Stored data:
+--
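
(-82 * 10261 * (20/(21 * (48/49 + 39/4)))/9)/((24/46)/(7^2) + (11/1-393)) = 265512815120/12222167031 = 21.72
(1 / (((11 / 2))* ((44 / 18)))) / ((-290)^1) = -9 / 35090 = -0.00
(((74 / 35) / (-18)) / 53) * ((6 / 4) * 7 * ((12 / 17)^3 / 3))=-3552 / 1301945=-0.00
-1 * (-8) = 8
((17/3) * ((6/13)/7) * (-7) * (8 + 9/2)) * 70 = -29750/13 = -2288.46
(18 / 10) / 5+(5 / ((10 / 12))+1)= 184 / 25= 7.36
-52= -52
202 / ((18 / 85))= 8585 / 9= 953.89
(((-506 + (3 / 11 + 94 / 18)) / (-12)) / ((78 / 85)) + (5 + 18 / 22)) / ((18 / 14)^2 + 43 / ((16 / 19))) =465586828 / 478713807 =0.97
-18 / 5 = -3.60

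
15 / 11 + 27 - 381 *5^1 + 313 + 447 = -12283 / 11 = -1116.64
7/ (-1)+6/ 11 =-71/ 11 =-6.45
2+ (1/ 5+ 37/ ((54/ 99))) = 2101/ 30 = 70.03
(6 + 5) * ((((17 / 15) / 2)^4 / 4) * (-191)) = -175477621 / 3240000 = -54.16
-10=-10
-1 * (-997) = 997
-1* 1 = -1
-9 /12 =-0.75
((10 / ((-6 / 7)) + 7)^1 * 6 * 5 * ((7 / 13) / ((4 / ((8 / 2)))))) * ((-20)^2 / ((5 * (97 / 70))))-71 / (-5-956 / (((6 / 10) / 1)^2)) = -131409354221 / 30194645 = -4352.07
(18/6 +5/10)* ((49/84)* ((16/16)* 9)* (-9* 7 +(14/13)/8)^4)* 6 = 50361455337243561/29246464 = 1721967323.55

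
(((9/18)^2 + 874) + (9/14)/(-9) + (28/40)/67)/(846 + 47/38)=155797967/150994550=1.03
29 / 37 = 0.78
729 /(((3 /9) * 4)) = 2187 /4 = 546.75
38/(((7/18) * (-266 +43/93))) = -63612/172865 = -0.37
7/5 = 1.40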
+--
Every line above should be retyped exactly as given.

▶ **Exercise result**:
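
(-82 * 10261 * (20/(21 * (48/49 + 39/4)))/9)/((24/46)/(7^2) + (11/1-393)) = 265512815120/12222167031 = 21.72
(1 / (((11 / 2))* ((44 / 18)))) / ((-290)^1) = -9 / 35090 = -0.00
(((74 / 35) / (-18)) / 53) * ((6 / 4) * 7 * ((12 / 17)^3 / 3))=-3552 / 1301945=-0.00
-1 * (-8) = 8
((17/3) * ((6/13)/7) * (-7) * (8 + 9/2)) * 70 = -29750/13 = -2288.46
(18 / 10) / 5+(5 / ((10 / 12))+1)= 184 / 25= 7.36
-52= -52
202 / ((18 / 85))= 8585 / 9= 953.89
(((-506 + (3 / 11 + 94 / 18)) / (-12)) / ((78 / 85)) + (5 + 18 / 22)) / ((18 / 14)^2 + 43 / ((16 / 19))) =465586828 / 478713807 =0.97
-18 / 5 = -3.60

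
15 / 11 + 27 - 381 *5^1 + 313 + 447 = -12283 / 11 = -1116.64
7/ (-1)+6/ 11 =-71/ 11 =-6.45
2+ (1/ 5+ 37/ ((54/ 99))) = 2101/ 30 = 70.03
(6 + 5) * ((((17 / 15) / 2)^4 / 4) * (-191)) = -175477621 / 3240000 = -54.16
-10=-10
-1 * (-997) = 997
-1* 1 = -1
-9 /12 =-0.75
((10 / ((-6 / 7)) + 7)^1 * 6 * 5 * ((7 / 13) / ((4 / ((8 / 2)))))) * ((-20)^2 / ((5 * (97 / 70))))-71 / (-5-956 / (((6 / 10) / 1)^2)) = -131409354221 / 30194645 = -4352.07
(18/6 +5/10)* ((49/84)* ((16/16)* 9)* (-9* 7 +(14/13)/8)^4)* 6 = 50361455337243561/29246464 = 1721967323.55

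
(((9/18)^2 + 874) + (9/14)/(-9) + (28/40)/67)/(846 + 47/38)=155797967/150994550=1.03
29 / 37 = 0.78
729 /(((3 /9) * 4)) = 2187 /4 = 546.75
38/(((7/18) * (-266 +43/93))) = -63612/172865 = -0.37
7/5 = 1.40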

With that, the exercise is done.